▸ WORK REQUEST
Once you reach the line containing "A student has", reproduce it and every later line exactly, through the end of the data.

▸ INPUT
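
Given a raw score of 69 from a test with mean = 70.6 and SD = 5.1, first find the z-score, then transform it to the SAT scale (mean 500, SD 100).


z = (X - mean) / SD = (69 - 70.6) / 5.1
z = -1.6 / 5.1
z = -0.3137
SAT-scale = SAT = 500 + 100z
Carry z at full precision (z = -1.6 / 5.1) into the conversion:
SAT-scale = 500 + 100 * (-1.6 / 5.1) = 500 + -160 / 5.1
SAT-scale = 500 + -31.3725
SAT-scale = 468.6275

468.6275


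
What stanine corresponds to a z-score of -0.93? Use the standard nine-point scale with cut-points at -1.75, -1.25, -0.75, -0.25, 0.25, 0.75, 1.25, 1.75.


Stanine boundaries: [-1.75, -1.25, -0.75, -0.25, 0.25, 0.75, 1.25, 1.75]
z = -0.93
Check each boundary:
  z >= -1.75 -> could be stanine 2
  z >= -1.25 -> could be stanine 3
  z < -0.75
  z < -0.25
  z < 0.25
  z < 0.75
  z < 1.25
  z < 1.75
Highest qualifying boundary gives stanine = 3

3


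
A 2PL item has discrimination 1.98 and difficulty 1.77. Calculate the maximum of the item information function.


For 2PL, max info at theta = b = 1.77
I_max = a^2 / 4 = 1.98^2 / 4
= 3.9204 / 4
I_max = 0.9801

0.9801


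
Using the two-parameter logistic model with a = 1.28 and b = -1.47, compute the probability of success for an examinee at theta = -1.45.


a*(theta - b) = 1.28 * (-1.45 - -1.47) = 0.0256
exp(-0.0256) = 0.9747
P = 1 / (1 + 0.9747)
P = 0.5064

0.5064


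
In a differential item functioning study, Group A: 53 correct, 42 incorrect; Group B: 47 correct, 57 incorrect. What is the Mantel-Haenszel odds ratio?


Odds_A = 53/42 = 1.2619
Odds_B = 47/57 = 0.8246
OR = Odds_A / Odds_B = 1.2619 / 0.8246
Exactly, OR = (53 * 57) / (42 * 47) = 3021 / 1974
OR = 1.5304

1.5304


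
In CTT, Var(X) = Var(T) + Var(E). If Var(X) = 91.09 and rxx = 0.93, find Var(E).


var_true = rxx * var_obs = 0.93 * 91.09 = 84.7137
var_error = var_obs - var_true
var_error = 91.09 - 84.7137
var_error = 6.3763

6.3763


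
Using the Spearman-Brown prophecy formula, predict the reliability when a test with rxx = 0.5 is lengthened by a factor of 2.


r_new = (n * rxx) / (1 + (n-1) * rxx)
r_new = (2 * 0.5) / (1 + 1 * 0.5)
r_new = 1.0 / 1.5
r_new = 0.6667

0.6667


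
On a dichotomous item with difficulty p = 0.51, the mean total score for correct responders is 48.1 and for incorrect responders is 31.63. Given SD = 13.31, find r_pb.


q = 1 - p = 0.49
rpb = ((M1 - M0) / SD) * sqrt(p * q)
rpb = ((48.1 - 31.63) / 13.31) * sqrt(0.51 * 0.49)
rpb = 0.6186

0.6186


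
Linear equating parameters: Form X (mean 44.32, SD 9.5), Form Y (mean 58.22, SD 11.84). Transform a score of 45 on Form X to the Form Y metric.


slope = SD_Y / SD_X = 11.84 / 9.5 ~ 1.2463
intercept = mean_Y - slope * mean_X = 58.22 - (11.84 / 9.5) * 44.32 ~ 2.9833
Y = slope * X + intercept. To avoid rounding drift from the rounded slope/intercept, evaluate the equivalent form Y = mean_Y + SD_Y * (X - mean_X) / SD_X at full precision:
Y = 58.22 + 11.84 * (45 - 44.32) / 9.5
Y = 58.22 + 11.84 * 0.68 / 9.5
Y = 58.22 + 8.0512 / 9.5
Y = 58.22 + 0.8475
Y = 59.0675

59.0675


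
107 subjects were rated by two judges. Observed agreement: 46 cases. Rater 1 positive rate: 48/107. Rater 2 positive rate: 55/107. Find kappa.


P_o = 46/107 = 0.429907
P_e = (48*55 + 59*52) / 11449 = 0.498559
kappa = (P_o - P_e) / (1 - P_e)
kappa = (0.429907 - 0.498559) / (1 - 0.498559)
kappa = -0.1369

-0.1369


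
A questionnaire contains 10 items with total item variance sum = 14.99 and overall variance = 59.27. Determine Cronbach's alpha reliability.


alpha = (k/(k-1)) * (1 - sum(si^2)/s_total^2)
= (10/9) * (1 - 14.99/59.27)
alpha = 0.8301

0.8301


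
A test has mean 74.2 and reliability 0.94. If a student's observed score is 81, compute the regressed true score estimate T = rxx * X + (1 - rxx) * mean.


T_est = rxx * X + (1 - rxx) * mean
T_est = 0.94 * 81 + 0.06 * 74.2
T_est = 76.14 + 4.452
T_est = 80.592

80.592


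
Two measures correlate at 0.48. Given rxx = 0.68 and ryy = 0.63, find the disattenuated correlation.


r_corrected = rxy / sqrt(rxx * ryy)
= 0.48 / sqrt(0.68 * 0.63)
= 0.48 / sqrt(0.4284)
= 0.48 / 0.654523
r_corrected = 0.7334

0.7334


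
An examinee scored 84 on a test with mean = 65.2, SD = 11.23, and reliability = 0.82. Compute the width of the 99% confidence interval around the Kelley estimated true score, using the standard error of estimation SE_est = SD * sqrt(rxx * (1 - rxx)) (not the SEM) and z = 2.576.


True score estimate = 0.82*84 + 0.18*65.2 = 80.616
SE_est = SD * sqrt(rxx * (1 - rxx)) = 11.23 * sqrt(0.82 * 0.18) = 11.23 * sqrt(0.1476) = 4.314425
CI = T_est +/- z * SE_est, so width = 2 * z * SE_est = 2 * 2.576 * 4.314425
Width = 22.2279

22.2279


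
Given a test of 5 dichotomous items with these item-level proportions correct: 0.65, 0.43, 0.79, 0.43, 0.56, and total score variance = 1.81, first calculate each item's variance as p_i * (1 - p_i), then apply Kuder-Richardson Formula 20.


For each item, compute p_i * q_i:
  Item 1: 0.65 * 0.35 = 0.2275
  Item 2: 0.43 * 0.57 = 0.2451
  Item 3: 0.79 * 0.21 = 0.1659
  Item 4: 0.43 * 0.57 = 0.2451
  Item 5: 0.56 * 0.44 = 0.2464
Sum(p_i * q_i) = 0.2275 + 0.2451 + 0.1659 + 0.2451 + 0.2464 = 1.13
KR-20 = (k/(k-1)) * (1 - Sum(p_i*q_i) / Var_total)
= (5/4) * (1 - 1.13/1.81)
= 1.25 * 0.3757
KR-20 = 0.4696

0.4696


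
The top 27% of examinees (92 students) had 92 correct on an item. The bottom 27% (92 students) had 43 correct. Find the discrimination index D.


p_upper = 92/92 = 1.0
p_lower = 43/92 = 0.4674
D = 1.0 - 0.4674 = 0.5326

0.5326


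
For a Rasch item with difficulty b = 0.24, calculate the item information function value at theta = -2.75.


P = 1/(1+exp(-(-2.75-0.24))) = 0.0479
I = P*(1-P) = 0.0479 * 0.9521
I = 0.0456

0.0456


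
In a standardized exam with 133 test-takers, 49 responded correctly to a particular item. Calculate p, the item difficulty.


Item difficulty p = number correct / total examinees
p = 49 / 133
p = 0.3684

0.3684


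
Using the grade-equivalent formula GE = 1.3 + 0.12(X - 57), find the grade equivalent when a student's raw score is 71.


raw - median = 71 - 57 = 14
slope * diff = 0.12 * 14 = 1.68
GE = 1.3 + 1.68
GE = 2.98

2.98


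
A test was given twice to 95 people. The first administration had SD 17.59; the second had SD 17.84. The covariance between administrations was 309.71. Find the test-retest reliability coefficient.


r = cov(X,Y) / (SD_X * SD_Y)
r = 309.71 / (17.59 * 17.84)
r = 309.71 / 313.8056
r = 0.9869

0.9869


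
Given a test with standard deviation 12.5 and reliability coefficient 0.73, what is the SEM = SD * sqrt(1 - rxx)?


SEM = SD * sqrt(1 - rxx)
SEM = 12.5 * sqrt(1 - 0.73)
SEM = 12.5 * sqrt(0.27) = 12.5 * 0.519615
SEM = 6.4952

6.4952


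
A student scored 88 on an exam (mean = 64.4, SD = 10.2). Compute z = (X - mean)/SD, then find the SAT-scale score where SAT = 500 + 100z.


z = (X - mean) / SD = (88 - 64.4) / 10.2
z = 23.6 / 10.2
z = 2.3137
SAT-scale = SAT = 500 + 100z
Carry z at full precision (z = 23.6 / 10.2) into the conversion:
SAT-scale = 500 + 100 * (23.6 / 10.2) = 500 + 2360 / 10.2
SAT-scale = 500 + 231.3725
SAT-scale = 731.3725

731.3725


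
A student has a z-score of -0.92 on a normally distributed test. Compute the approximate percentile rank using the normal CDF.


CDF(z) = 0.5 * (1 + erf(z/sqrt(2)))
erf(-0.6505) = -0.6424
CDF = 0.1788
Percentile rank = 0.1788 * 100 = 17.88

17.88


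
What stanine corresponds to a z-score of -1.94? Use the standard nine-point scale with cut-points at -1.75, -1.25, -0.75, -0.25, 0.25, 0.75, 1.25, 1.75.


Stanine boundaries: [-1.75, -1.25, -0.75, -0.25, 0.25, 0.75, 1.25, 1.75]
z = -1.94
Check each boundary:
  z < -1.75
  z < -1.25
  z < -0.75
  z < -0.25
  z < 0.25
  z < 0.75
  z < 1.25
  z < 1.75
Highest qualifying boundary gives stanine = 1

1


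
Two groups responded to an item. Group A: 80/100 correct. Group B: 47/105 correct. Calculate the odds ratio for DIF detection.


Odds_A = 80/20 = 4.0
Odds_B = 47/58 = 0.8103
OR = Odds_A / Odds_B = 4.0 / 0.8103
Exactly, OR = (80 * 58) / (20 * 47) = 4640 / 940
OR = 4.9362

4.9362


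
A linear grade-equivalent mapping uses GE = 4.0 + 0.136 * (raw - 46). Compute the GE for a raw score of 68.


raw - median = 68 - 46 = 22
slope * diff = 0.136 * 22 = 2.992
GE = 4.0 + 2.992
GE = 6.992

6.992


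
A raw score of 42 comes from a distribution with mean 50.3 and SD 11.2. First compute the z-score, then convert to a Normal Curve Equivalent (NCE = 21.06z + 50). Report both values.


z = (X - mean) / SD = (42 - 50.3) / 11.2
z = -8.3 / 11.2
z = -0.7411
NCE = NCE = 21.06z + 50
Carry z at full precision (z = -8.3 / 11.2) into the conversion:
NCE = 21.06 * (-8.3 / 11.2) + 50 = -174.798 / 11.2 + 50
NCE = -15.607 + 50
NCE = 34.393

34.393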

▸ EXPECTED ANSWER
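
A student has a z-score of -0.92 on a normally distributed test. Compute the approximate percentile rank using the normal CDF.


CDF(z) = 0.5 * (1 + erf(z/sqrt(2)))
erf(-0.6505) = -0.6424
CDF = 0.1788
Percentile rank = 0.1788 * 100 = 17.88

17.88


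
What stanine corresponds to a z-score of -1.94? Use the standard nine-point scale with cut-points at -1.75, -1.25, -0.75, -0.25, 0.25, 0.75, 1.25, 1.75.


Stanine boundaries: [-1.75, -1.25, -0.75, -0.25, 0.25, 0.75, 1.25, 1.75]
z = -1.94
Check each boundary:
  z < -1.75
  z < -1.25
  z < -0.75
  z < -0.25
  z < 0.25
  z < 0.75
  z < 1.25
  z < 1.75
Highest qualifying boundary gives stanine = 1

1


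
Two groups responded to an item. Group A: 80/100 correct. Group B: 47/105 correct. Calculate the odds ratio for DIF detection.


Odds_A = 80/20 = 4.0
Odds_B = 47/58 = 0.8103
OR = Odds_A / Odds_B = 4.0 / 0.8103
Exactly, OR = (80 * 58) / (20 * 47) = 4640 / 940
OR = 4.9362

4.9362


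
A linear grade-equivalent mapping uses GE = 4.0 + 0.136 * (raw - 46). Compute the GE for a raw score of 68.


raw - median = 68 - 46 = 22
slope * diff = 0.136 * 22 = 2.992
GE = 4.0 + 2.992
GE = 6.992

6.992


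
A raw score of 42 comes from a distribution with mean 50.3 and SD 11.2. First compute the z-score, then convert to a Normal Curve Equivalent (NCE = 21.06z + 50). Report both values.


z = (X - mean) / SD = (42 - 50.3) / 11.2
z = -8.3 / 11.2
z = -0.7411
NCE = NCE = 21.06z + 50
Carry z at full precision (z = -8.3 / 11.2) into the conversion:
NCE = 21.06 * (-8.3 / 11.2) + 50 = -174.798 / 11.2 + 50
NCE = -15.607 + 50
NCE = 34.393

34.393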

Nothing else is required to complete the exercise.